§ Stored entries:
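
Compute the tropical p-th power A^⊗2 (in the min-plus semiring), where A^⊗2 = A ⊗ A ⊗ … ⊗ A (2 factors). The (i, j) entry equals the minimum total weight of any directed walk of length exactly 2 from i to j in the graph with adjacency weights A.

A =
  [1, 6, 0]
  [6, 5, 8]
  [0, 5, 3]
A^⊗2 =
  [0, 5, 1]
  [7, 10, 6]
  [1, 6, 0]

Each entry (A^⊗2)_ij equals the minimum over all length-2 walks i = v_0 → v_1 → … → v_2 = j of Σ_t A[v_t][v_{t+1}]. For example, for (i, j) = (0, 2) we minimise over 3 possible intermediate vertex sequences; the minimum is 1, attained along the walk 0 → 0 → 2.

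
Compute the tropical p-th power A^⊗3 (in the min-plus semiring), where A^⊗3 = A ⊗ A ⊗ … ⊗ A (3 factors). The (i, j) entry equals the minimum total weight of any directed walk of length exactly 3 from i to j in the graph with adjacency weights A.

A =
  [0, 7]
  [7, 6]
A^⊗3 =
  [0, 7]
  [7, 14]

Each entry (A^⊗3)_ij equals the minimum over all length-3 walks i = v_0 → v_1 → … → v_3 = j of Σ_t A[v_t][v_{t+1}]. For example, for (i, j) = (0, 1) we minimise over 4 possible intermediate vertex sequences; the minimum is 7, attained along the walk 0 → 0 → 0 → 1.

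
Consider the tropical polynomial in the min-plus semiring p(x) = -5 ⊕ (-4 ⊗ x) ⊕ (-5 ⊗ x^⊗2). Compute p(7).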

§ Exercise directions:
Every line in the records that holds the word "graph" should be copied into the answer.

§ Exercise response:
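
Compute the tropical p-th power A^⊗2 (in the min-plus semiring), where A^⊗2 = A ⊗ A ⊗ … ⊗ A (2 factors). The (i, j) entry equals the minimum total weight of any directed walk of length exactly 2 from i to j in the graph with adjacency weights A.
Compute the tropical p-th power A^⊗3 (in the min-plus semiring), where A^⊗3 = A ⊗ A ⊗ … ⊗ A (3 factors). The (i, j) entry equals the minimum total weight of any directed walk of length exactly 3 from i to j in the graph with adjacency weights A.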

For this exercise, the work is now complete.